(Task description): When you find the line with "N1, N5, N6 |" among the records below, reproduce it and each line after it exactly, ending with the line with "N7, N8, N10 |".

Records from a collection
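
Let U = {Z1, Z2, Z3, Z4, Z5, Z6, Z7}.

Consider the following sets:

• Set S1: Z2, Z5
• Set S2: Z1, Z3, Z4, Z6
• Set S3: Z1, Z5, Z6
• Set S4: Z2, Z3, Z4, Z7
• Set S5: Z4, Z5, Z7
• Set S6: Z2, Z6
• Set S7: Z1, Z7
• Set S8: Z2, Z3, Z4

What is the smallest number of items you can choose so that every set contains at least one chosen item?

3

The 3 items {Z1, Z2, Z7} hit every set.
No choice of 2 items meets every set, so 3 is the minimum.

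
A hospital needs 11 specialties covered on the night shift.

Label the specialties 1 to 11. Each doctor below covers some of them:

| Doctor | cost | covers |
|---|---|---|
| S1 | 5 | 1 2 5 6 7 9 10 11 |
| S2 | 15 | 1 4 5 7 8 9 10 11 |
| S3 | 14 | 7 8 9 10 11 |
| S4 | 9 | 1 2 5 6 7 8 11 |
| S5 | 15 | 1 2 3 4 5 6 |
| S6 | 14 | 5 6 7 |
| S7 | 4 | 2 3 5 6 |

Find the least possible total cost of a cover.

19

S2, S7 together cover every specialty (S2 ∪ S7 = {1, 2, 3, 4, 5, 6, 7, 8, 9, 10, 11}); total cost 15 + 4 = 19.
The greedy pick S1, S7, S2 costs 24; no covering selection beats 19.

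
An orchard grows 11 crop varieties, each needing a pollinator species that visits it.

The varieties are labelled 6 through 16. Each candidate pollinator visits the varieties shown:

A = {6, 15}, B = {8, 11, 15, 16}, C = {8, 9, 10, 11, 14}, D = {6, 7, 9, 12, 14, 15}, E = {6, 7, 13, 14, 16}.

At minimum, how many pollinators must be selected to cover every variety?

C and D and E together: C ∪ D ∪ E = {6, 7, 8, 9, 10, 11, 12, 13, 14, 15, 16} — every variety is covered.
Only C contains 10, so C is forced; the remaining 6 varieties need at least 2 more pollinators (each remaining pollinator adds at most 4) — so at least 3 pollinators are needed, and 3 is optimal.

3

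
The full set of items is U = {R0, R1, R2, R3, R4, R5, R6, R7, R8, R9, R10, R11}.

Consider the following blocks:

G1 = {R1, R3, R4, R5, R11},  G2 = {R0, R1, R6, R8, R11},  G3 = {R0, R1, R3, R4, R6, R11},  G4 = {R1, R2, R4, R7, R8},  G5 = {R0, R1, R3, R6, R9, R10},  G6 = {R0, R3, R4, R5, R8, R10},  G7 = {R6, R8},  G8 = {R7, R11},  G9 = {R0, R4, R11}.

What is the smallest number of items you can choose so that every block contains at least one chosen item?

3

H = {R1, R8, R11} meets every block (each contains at least one member of H), and |H| = 3.
No choice of 2 items meets every block, so 3 is the minimum.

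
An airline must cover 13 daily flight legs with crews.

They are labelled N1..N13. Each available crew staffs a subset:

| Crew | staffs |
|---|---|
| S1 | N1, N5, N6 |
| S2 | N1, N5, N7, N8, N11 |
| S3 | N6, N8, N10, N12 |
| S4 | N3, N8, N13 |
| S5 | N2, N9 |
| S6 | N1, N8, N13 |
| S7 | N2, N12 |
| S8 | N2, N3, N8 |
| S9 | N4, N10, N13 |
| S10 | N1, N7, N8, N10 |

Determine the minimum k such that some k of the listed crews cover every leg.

5

S2 and S3 and S5 and S8 and S9 together: S2 ∪ S3 ∪ S5 ∪ S8 ∪ S9 = {N1, N2, N3, N4, N5, N6, N7, N8, N9, N10, N11, N12, N13} — every leg is covered.
No 4 of the 10 crews cover everything (all 210 combinations miss at least one leg), so 5 is optimal.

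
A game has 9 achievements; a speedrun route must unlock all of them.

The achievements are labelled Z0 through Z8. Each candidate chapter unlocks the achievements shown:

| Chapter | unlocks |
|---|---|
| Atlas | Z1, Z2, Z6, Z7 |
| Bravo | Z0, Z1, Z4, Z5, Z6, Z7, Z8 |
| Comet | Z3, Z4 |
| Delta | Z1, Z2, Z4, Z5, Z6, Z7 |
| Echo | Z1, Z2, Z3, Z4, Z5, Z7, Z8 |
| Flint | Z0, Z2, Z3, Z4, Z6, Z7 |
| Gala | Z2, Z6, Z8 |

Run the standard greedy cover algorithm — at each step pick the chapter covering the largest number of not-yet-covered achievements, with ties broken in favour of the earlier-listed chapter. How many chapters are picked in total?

Greedy: pick Bravo (covers 7 new) → pick Echo (covers 2 new). Total picks: 2.

2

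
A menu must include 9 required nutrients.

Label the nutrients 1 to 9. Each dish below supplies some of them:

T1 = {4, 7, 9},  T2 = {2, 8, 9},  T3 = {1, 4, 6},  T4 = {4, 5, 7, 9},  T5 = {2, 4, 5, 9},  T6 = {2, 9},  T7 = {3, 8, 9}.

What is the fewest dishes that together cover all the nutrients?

T1 and T3 and T5 and T7 together: T1 ∪ T3 ∪ T5 ∪ T7 = {1, 2, 3, 4, 5, 6, 7, 8, 9} — every nutrient is covered.
No 3 of the 7 dishes cover everything (all 35 combinations miss at least one nutrient), so 4 is optimal.

4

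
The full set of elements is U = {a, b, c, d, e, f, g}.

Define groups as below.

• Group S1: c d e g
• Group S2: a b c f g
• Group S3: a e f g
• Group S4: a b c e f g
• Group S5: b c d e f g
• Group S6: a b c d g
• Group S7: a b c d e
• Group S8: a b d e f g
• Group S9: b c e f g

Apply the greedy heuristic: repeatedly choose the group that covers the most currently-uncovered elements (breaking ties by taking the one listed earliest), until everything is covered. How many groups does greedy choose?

2

Greedy: pick S4 (covers 6 new) → pick S1 (covers 1 new). Total picks: 2.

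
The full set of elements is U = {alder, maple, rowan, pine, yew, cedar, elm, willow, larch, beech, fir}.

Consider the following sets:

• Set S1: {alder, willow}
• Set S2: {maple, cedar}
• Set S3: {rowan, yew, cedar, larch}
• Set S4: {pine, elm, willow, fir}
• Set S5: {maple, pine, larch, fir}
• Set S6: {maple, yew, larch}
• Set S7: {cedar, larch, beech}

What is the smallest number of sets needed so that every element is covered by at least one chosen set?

5

S1 and S3 and S4 and S6 and S7 together: S1 ∪ S3 ∪ S4 ∪ S6 ∪ S7 = {alder, maple, rowan, pine, yew, cedar, elm, willow, larch, beech, fir} — every element is covered.
No 4 of the 7 sets cover everything (all 35 combinations miss at least one element), so 5 is optimal.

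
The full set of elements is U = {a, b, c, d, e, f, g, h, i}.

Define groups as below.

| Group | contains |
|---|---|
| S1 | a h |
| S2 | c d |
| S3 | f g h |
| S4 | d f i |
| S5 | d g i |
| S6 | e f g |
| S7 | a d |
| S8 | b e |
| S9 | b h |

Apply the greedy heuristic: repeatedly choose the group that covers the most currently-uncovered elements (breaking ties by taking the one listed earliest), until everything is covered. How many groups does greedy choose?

5

Greedy: pick S3 (covers 3 new) → pick S2 (covers 2 new) → pick S8 (covers 2 new) → pick S1 (covers 1 new) → pick S4 (covers 1 new). Total picks: 5.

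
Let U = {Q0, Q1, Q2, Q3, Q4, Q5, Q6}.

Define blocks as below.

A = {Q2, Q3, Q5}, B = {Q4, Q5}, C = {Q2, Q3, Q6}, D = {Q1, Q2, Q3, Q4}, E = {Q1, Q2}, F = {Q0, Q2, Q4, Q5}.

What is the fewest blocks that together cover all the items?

Take {C, D, F}. Their union is {Q0, Q1, Q2, Q3, Q4, Q5, Q6}, which is all 7 items.
Only F contains Q0, so F is forced; the remaining 3 items need at least 2 more blocks (each remaining block adds at most 2) — so at least 3 blocks are needed, and 3 is optimal.

3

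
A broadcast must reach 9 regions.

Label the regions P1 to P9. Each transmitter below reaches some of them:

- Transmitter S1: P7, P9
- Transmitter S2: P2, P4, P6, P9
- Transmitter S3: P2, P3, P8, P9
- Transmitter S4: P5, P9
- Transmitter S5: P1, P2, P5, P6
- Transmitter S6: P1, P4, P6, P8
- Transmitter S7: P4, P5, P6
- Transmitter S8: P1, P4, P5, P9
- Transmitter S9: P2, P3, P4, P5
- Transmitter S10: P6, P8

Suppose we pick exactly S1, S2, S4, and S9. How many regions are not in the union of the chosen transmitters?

2

Union of S1, S2, S4, S9 = {P2, P3, P4, P5, P6, P7, P9}.
Not covered: P1, P8 — 2 regions.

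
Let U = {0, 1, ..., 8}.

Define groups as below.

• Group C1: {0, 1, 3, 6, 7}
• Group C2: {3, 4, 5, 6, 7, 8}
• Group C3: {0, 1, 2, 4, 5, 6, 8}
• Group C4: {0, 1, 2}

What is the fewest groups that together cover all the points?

C2 and C3 together: C2 ∪ C3 = {0, 1, 2, 3, 4, 5, 6, 7, 8} — every point is covered.
No single group has all 9 points (the largest, C3, has 7), so 2 is optimal.

2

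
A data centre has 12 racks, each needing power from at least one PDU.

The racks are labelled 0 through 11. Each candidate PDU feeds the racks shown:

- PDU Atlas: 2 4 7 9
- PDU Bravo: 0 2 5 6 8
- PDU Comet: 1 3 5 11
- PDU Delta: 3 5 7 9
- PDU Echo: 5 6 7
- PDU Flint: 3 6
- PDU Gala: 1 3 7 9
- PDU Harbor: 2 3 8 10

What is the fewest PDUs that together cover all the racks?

Take {Atlas, Bravo, Comet, Harbor}. Their union is {0, 1, 2, 3, 4, 5, 6, 7, 8, 9, 10, 11}, which is all 12 racks.
Only Harbor contains 10, so Harbor is forced; the remaining 8 racks need at least 3 more PDUs (each remaining PDU adds at most 3) — so at least 4 PDUs are needed, and 4 is optimal.

4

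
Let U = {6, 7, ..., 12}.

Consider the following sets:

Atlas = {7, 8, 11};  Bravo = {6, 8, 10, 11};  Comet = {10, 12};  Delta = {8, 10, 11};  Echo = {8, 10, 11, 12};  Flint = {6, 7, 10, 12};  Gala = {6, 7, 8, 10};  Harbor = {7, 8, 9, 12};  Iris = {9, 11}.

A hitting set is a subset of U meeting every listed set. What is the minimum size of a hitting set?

3

H = {7, 10, 11} meets every set (each contains at least one member of H), and |H| = 3.
No choice of 2 items meets every set, so 3 is the minimum.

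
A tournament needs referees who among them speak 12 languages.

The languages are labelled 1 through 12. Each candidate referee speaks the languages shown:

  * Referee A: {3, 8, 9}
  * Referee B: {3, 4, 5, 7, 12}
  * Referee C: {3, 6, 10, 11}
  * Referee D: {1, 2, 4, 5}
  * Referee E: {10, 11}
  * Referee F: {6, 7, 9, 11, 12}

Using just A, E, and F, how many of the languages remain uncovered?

Union of A, E, F = {3, 6, 7, 8, 9, 10, 11, 12}.
Not covered: 1, 2, 4, 5 — 4 languages.

4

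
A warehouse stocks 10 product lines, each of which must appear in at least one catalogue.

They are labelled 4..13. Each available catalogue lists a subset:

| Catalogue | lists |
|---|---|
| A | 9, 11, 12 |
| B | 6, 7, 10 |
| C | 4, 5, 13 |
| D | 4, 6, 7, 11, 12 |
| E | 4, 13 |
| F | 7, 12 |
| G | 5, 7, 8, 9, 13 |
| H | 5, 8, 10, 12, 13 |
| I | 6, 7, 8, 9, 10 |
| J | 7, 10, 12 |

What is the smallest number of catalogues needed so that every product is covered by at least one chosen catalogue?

Take {A, C, I}. Their union is {4, 5, 6, 7, 8, 9, 10, 11, 12, 13}, which is all 10 products.
No 2 of the 10 catalogues cover everything (all 45 combinations miss at least one product), so 3 is optimal.

3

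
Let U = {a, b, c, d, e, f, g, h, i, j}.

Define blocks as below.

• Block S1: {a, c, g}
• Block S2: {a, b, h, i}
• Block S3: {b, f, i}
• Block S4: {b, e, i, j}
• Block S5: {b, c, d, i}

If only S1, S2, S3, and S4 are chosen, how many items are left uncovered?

1

Union of S1, S2, S3, S4 = {a, b, c, e, f, g, h, i, j}.
Not covered: d — 1 item.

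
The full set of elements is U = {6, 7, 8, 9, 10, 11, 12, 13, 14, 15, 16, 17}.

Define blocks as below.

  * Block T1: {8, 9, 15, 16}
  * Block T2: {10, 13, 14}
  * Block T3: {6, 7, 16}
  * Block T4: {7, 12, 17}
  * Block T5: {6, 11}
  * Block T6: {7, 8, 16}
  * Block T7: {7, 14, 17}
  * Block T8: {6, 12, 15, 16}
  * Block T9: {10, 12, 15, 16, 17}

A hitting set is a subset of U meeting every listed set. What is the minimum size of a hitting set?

H = {6, 8, 13, 17} meets every block (each contains at least one member of H), and |H| = 4.
The blocks T1, T2, T4, T5 are pairwise disjoint, so any hitting set needs a separate element for each — at least 4. Hence 4 is optimal.

4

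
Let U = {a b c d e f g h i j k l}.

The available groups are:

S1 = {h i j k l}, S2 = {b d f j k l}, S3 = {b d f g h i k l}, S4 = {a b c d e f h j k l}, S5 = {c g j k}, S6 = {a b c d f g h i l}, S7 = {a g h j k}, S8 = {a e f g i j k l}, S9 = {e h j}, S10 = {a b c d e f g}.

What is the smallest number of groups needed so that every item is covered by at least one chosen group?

2

Take {S4, S6}. Their union is {a, b, c, d, e, f, g, h, i, j, k, l}, which is all 12 items.
No single group has all 12 items (the largest, S4, has 10), so 2 is optimal.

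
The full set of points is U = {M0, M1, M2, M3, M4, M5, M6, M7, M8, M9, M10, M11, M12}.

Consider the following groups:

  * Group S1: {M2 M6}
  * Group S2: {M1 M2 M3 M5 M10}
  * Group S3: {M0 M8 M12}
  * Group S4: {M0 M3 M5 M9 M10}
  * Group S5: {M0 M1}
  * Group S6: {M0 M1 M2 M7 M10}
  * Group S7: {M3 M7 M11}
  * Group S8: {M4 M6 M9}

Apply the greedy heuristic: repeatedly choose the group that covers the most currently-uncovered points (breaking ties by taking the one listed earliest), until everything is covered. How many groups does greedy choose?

Greedy: pick S2 (covers 5 new) → pick S3 (covers 3 new) → pick S8 (covers 3 new) → pick S7 (covers 2 new). Total picks: 4.

4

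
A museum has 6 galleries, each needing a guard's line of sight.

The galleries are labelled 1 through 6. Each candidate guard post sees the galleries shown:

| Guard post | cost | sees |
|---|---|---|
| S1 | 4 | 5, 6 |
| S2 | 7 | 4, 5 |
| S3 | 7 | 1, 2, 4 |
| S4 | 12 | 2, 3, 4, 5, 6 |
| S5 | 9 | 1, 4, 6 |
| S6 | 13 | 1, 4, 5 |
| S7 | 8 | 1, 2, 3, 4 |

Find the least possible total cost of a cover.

S1, S7 together cover every gallery (S1 ∪ S7 = {1, 2, 3, 4, 5, 6}); total cost 4 + 8 = 12.
No covering selection has total cost below 12.

12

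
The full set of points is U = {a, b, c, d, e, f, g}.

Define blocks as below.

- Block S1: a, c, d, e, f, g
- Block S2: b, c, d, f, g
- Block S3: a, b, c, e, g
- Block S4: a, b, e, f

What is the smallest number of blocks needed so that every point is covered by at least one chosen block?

2

S1 and S4 together: S1 ∪ S4 = {a, b, c, d, e, f, g} — every point is covered.
No single block has all 7 points (the largest, S1, has 6), so 2 is optimal.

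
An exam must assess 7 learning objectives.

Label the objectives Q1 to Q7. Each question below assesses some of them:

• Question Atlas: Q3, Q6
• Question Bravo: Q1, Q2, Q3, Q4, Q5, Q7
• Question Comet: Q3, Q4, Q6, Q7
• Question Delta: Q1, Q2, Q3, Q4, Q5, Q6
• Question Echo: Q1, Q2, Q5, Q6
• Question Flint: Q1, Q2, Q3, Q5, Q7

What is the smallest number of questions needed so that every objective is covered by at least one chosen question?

2

Comet and Delta together: Comet ∪ Delta = {Q1, Q2, Q3, Q4, Q5, Q6, Q7} — every objective is covered.
No single question has all 7 objectives (the largest, Bravo, has 6), so 2 is optimal.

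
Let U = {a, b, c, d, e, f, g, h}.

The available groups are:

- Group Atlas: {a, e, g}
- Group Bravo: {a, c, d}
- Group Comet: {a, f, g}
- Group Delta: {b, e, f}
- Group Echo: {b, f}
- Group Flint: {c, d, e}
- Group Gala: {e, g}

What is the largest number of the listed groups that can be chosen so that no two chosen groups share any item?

3

Bravo, Echo, Gala are pairwise disjoint (Bravo={a,c,d}; Echo={b,f}; Gala={e,g}).
Every remaining group overlaps one of these, and no 4 of the listed groups are pairwise disjoint, so 3 is the maximum.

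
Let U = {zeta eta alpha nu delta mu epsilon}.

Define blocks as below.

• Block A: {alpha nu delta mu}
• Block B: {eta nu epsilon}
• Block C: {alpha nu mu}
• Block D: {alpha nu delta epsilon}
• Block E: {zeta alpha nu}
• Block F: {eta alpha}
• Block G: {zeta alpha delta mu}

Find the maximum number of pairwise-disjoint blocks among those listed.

B, G are pairwise disjoint (B={eta,nu,epsilon}; G={zeta,alpha,delta,mu}).
Every remaining block overlaps one of these, and no 3 of the listed blocks are pairwise disjoint, so 2 is the maximum.

2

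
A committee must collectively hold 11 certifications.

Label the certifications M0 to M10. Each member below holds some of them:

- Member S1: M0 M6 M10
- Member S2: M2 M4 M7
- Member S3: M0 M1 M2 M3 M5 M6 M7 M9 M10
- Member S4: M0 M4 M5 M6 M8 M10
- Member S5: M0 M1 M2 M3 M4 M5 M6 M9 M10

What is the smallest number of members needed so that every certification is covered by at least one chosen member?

Take {S3, S4}. Their union is {M0, M1, M2, M3, M4, M5, M6, M7, M8, M9, M10}, which is all 11 certifications.
No single member has all 11 certifications (the largest, S3, has 9), so 2 is optimal.

2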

(Result of the exercise):
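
| S1 | N1, N5, N6 |
| S2 | N1, N5, N7, N8, N11 |
| S3 | N6, N8, N10, N12 |
| S4 | N3, N8, N13 |
| S5 | N2, N9 |
| S6 | N1, N8, N13 |
| S7 | N2, N12 |
| S8 | N2, N3, N8 |
| S9 | N4, N10, N13 |
| S10 | N1, N7, N8, N10 |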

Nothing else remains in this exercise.